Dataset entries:
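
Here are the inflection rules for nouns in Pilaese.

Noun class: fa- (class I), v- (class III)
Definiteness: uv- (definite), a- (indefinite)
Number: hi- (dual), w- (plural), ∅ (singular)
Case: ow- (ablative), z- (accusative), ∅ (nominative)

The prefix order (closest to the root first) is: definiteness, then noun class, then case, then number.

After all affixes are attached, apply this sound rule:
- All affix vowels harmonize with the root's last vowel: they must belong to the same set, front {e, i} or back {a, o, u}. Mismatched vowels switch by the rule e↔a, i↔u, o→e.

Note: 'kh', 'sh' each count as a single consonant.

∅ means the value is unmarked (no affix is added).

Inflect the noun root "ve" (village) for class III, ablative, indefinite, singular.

Attach definiteness indefinite a- → ave.
Attach noun class class III v- → vave.
Attach case ablative ow- → owvave.
number = singular: zero marking, form stays owvave.
Apply vowel harmony: owvave → ewveve.

ewveve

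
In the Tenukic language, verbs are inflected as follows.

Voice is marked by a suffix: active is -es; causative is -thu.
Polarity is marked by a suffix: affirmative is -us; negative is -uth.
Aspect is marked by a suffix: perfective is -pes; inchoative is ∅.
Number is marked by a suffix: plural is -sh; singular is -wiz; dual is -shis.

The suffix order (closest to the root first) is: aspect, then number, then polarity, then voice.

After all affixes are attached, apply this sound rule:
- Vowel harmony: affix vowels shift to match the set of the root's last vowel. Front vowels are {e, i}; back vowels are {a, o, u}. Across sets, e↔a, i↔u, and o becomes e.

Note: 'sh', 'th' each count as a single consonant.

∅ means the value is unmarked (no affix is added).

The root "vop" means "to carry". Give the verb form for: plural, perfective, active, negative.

voppasshuthas

Attach aspect perfective -pes → voppes.
Attach number plural -sh → voppessh.
Attach polarity negative -uth → voppesshuth.
Attach voice active -es → voppesshuthes.
Apply vowel harmony: voppesshuthes → voppasshuthas.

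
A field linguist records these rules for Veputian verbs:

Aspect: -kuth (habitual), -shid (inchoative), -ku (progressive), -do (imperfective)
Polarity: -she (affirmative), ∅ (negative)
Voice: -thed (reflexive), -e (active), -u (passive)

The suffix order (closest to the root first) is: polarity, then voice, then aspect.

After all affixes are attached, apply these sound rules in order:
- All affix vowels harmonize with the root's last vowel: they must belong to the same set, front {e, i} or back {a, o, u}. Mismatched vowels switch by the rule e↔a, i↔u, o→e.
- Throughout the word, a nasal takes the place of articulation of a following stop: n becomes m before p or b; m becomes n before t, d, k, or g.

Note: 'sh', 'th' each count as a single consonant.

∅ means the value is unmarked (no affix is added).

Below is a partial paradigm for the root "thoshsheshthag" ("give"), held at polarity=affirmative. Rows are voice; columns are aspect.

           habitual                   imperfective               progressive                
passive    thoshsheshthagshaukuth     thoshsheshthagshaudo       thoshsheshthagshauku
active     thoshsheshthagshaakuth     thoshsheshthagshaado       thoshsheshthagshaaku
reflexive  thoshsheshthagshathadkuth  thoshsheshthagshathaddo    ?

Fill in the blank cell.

Attach polarity affirmative -she → thoshsheshthagshe.
Attach voice reflexive -thed → thoshsheshthagshethed.
Attach aspect progressive -ku → thoshsheshthagshethedku.
Apply vowel harmony: thoshsheshthagshethedku → thoshsheshthagshathadku.
Nasal assimilation: no change.

thoshsheshthagshathadku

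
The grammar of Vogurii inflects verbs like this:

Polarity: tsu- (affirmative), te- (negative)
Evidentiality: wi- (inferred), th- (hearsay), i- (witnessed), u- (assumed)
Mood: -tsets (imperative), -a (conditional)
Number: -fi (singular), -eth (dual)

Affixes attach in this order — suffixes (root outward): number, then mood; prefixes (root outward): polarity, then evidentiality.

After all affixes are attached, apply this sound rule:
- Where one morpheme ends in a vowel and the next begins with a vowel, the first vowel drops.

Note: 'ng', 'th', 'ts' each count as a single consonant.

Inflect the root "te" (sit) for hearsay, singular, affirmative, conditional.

Attach number singular -fi → tefi.
Attach mood conditional -a → tefia.
Attach polarity affirmative tsu- → tsutefia.
Attach evidentiality hearsay th- → thtsutefia.
Apply vowel deletion: thtsutefia → thtsutefa.

thtsutefa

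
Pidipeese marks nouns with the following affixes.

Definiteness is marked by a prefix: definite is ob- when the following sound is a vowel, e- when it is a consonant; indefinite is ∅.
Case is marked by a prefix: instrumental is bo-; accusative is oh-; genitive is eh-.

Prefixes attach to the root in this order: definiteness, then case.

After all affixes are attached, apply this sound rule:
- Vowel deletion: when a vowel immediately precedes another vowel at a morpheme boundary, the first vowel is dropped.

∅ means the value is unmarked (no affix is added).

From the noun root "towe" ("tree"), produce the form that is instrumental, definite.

Attach definiteness definite e- (before consonant 't') → etowe.
Attach case instrumental bo- → boetowe.
Apply vowel deletion: boetowe → betowe.

betowe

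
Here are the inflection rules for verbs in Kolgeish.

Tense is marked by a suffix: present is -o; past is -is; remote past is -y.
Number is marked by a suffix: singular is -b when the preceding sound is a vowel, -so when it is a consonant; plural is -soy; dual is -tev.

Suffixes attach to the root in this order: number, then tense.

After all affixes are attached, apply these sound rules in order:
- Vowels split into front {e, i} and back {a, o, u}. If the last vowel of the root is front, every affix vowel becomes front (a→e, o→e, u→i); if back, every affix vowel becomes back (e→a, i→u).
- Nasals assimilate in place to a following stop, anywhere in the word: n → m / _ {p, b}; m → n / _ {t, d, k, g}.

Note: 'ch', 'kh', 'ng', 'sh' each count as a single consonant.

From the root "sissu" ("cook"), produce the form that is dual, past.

sissutavus

Attach number dual -tev → sissutev.
Attach tense past -is → sissutevis.
Apply vowel harmony: sissutevis → sissutavus.
Nasal assimilation: no change.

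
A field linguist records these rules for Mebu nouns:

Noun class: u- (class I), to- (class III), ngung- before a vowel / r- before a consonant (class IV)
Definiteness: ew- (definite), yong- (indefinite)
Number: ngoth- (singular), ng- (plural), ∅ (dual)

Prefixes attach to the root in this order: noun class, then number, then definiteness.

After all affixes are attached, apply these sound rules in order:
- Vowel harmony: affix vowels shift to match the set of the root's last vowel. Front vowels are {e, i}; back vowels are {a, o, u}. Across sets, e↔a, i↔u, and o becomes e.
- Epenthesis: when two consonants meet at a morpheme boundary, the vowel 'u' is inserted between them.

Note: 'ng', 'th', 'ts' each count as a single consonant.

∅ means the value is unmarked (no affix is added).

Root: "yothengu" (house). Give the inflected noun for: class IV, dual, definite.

Attach noun class class IV r- (before consonant 'y') → ryothengu.
number = dual: zero marking, form stays ryothengu.
Attach definiteness definite ew- → ewryothengu.
Apply vowel harmony: ewryothengu → awryothengu.
Apply epenthesis: awryothengu → awuruyothengu.

awuruyothengu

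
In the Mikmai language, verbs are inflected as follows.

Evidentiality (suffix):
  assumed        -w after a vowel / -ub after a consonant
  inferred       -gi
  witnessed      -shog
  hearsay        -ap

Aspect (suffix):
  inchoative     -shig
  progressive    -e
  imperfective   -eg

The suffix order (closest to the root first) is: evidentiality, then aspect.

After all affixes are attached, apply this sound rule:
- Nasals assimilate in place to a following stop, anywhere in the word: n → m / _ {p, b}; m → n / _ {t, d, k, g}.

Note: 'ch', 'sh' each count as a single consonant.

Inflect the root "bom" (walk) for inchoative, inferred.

bongishig

Attach evidentiality inferred -gi → bomgi.
Attach aspect inchoative -shig → bomgishig.
Apply nasal assimilation: bomgishig → bongishig.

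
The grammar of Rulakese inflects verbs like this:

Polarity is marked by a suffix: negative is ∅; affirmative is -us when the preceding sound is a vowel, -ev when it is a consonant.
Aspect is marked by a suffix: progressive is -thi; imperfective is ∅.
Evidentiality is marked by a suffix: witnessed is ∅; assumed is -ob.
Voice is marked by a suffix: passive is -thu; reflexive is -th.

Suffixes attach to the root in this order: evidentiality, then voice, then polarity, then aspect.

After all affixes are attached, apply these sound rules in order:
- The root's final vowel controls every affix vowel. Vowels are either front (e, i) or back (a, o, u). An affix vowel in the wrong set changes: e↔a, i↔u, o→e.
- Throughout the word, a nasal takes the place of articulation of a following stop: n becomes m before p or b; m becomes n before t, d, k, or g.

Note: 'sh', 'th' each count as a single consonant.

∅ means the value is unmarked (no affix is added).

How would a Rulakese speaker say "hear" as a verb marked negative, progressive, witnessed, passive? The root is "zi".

zithithi

evidentiality = witnessed: zero marking, form stays zi.
Attach voice passive -thu → zithu.
polarity = negative: zero marking, form stays zithu.
Attach aspect progressive -thi → zithuthi.
Apply vowel harmony: zithuthi → zithithi.
Nasal assimilation: no change.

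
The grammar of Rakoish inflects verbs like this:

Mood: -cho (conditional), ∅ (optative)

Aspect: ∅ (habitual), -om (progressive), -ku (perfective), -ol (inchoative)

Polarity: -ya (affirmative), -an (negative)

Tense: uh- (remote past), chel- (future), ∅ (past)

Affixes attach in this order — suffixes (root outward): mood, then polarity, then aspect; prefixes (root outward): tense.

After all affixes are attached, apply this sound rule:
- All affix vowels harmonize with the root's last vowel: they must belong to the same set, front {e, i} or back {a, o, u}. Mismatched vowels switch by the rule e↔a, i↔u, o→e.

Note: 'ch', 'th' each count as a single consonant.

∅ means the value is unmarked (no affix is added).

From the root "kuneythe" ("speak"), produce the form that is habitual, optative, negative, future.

chelkuneytheen

mood = optative: zero marking, form stays kuneythe.
Attach tense future chel- → chelkuneythe.
Attach polarity negative -an → chelkuneythean.
aspect = habitual: zero marking, form stays chelkuneythean.
Apply vowel harmony: chelkuneythean → chelkuneytheen.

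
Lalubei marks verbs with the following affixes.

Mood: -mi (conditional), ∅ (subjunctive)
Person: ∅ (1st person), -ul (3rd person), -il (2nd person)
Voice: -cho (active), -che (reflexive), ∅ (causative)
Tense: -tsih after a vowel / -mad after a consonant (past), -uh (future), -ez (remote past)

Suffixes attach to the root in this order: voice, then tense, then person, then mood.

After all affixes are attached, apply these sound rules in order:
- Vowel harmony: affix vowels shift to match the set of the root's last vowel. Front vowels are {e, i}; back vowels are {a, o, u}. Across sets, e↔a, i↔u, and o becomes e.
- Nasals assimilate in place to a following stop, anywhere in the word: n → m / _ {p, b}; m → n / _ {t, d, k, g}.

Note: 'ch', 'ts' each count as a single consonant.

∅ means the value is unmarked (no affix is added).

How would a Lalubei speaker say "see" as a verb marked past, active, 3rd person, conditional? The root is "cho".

chochotsuhulmu

Attach voice active -cho → chocho.
Attach tense past -tsih (after vowel 'o') → chochotsih.
Attach person 3rd person -ul → chochotsihul.
Attach mood conditional -mi → chochotsihulmi.
Apply vowel harmony: chochotsihulmi → chochotsuhulmu.
Nasal assimilation: no change.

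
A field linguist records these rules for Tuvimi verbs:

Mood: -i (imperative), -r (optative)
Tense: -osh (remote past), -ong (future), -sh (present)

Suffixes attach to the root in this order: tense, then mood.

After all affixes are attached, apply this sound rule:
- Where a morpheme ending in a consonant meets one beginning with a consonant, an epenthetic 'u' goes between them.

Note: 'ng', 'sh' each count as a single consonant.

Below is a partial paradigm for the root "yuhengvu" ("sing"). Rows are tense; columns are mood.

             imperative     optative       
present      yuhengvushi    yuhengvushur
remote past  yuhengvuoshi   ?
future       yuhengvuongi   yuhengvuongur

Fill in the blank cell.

Attach tense remote past -osh → yuhengvuosh.
Attach mood optative -r → yuhengvuoshr.
Apply epenthesis: yuhengvuoshr → yuhengvuoshur.

yuhengvuoshur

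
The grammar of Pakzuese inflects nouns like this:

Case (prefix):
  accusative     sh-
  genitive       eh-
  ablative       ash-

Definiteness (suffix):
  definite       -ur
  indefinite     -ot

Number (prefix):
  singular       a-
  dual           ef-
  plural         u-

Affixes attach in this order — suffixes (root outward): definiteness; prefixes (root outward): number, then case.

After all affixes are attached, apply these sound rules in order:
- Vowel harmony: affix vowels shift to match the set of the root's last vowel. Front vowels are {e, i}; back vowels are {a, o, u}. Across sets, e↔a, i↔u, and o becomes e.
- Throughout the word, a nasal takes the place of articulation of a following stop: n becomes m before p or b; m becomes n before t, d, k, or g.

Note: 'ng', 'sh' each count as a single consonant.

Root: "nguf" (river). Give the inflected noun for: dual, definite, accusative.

Attach number dual ef- → efnguf.
Attach definiteness definite -ur → efngufur.
Attach case accusative sh- → shefngufur.
Apply vowel harmony: shefngufur → shafngufur.
Nasal assimilation: no change.

shafngufur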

What is required | Up to and including the line with "Aspect: -kuth (habitual), -shid", restate the records above word for word from the very first line.

Answer to the problem |
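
Here are the inflection rules for nouns in Pilaese.

Noun class: fa- (class I), v- (class III)
Definiteness: uv- (definite), a- (indefinite)
Number: hi- (dual), w- (plural), ∅ (singular)
Case: ow- (ablative), z- (accusative), ∅ (nominative)

The prefix order (closest to the root first) is: definiteness, then noun class, then case, then number.

After all affixes are attached, apply this sound rule:
- All affix vowels harmonize with the root's last vowel: they must belong to the same set, front {e, i} or back {a, o, u}. Mismatched vowels switch by the rule e↔a, i↔u, o→e.

Note: 'kh', 'sh' each count as a single consonant.

∅ means the value is unmarked (no affix is added).

Inflect the noun root "ve" (village) for class III, ablative, indefinite, singular.

Attach definiteness indefinite a- → ave.
Attach noun class class III v- → vave.
Attach case ablative ow- → owvave.
number = singular: zero marking, form stays owvave.
Apply vowel harmony: owvave → ewveve.

ewveve

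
In the Tenukic language, verbs are inflected as follows.

Voice is marked by a suffix: active is -es; causative is -thu.
Polarity is marked by a suffix: affirmative is -us; negative is -uth.
Aspect is marked by a suffix: perfective is -pes; inchoative is ∅.
Number is marked by a suffix: plural is -sh; singular is -wiz; dual is -shis.

The suffix order (closest to the root first) is: aspect, then number, then polarity, then voice.

After all affixes are attached, apply this sound rule:
- Vowel harmony: affix vowels shift to match the set of the root's last vowel. Front vowels are {e, i}; back vowels are {a, o, u}. Across sets, e↔a, i↔u, and o becomes e.

Note: 'sh', 'th' each count as a single consonant.

∅ means the value is unmarked (no affix is added).

The root "vop" means "to carry". Give the verb form for: plural, perfective, active, negative.

voppasshuthas

Attach aspect perfective -pes → voppes.
Attach number plural -sh → voppessh.
Attach polarity negative -uth → voppesshuth.
Attach voice active -es → voppesshuthes.
Apply vowel harmony: voppesshuthes → voppasshuthas.

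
A field linguist records these rules for Veputian verbs:

Aspect: -kuth (habitual), -shid (inchoative), -ku (progressive), -do (imperfective)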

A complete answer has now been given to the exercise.